+++ Material provided +++

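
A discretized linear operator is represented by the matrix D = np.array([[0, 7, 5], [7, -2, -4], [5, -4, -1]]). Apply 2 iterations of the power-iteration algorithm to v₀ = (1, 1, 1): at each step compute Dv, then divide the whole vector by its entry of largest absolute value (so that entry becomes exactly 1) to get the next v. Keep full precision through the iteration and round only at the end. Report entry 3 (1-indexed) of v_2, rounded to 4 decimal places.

Dv0 = (12.00000, 1.00000, 0.00000); divide by 12.00000 → v1 = (1.00000, 0.08333, 0.00000)
Dv1 = (0.58333, 6.83333, 4.66667); divide by 6.83333 → v2 = (0.08537, 1.00000, 0.68293)
Requested entry of v2: 56/82 = 0.6829

0.6829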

+++

→ **The problem**:
Retype the listing in full, keeping every word as it appears.

→ **Task solution**:
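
A discretized linear operator is represented by the matrix D = np.array([[0, 7, 5], [7, -2, -4], [5, -4, -1]]). Apply 2 iterations of the power-iteration algorithm to v₀ = (1, 1, 1): at each step compute Dv, then divide the whole vector by its entry of largest absolute value (so that entry becomes exactly 1) to get the next v. Keep full precision through the iteration and round only at the end. Report entry 3 (1-indexed) of v_2, rounded to 4 decimal places.

Dv0 = (12.00000, 1.00000, 0.00000); divide by 12.00000 → v1 = (1.00000, 0.08333, 0.00000)
Dv1 = (0.58333, 6.83333, 4.66667); divide by 6.83333 → v2 = (0.08537, 1.00000, 0.68293)
Requested entry of v2: 56/82 = 0.6829

0.6829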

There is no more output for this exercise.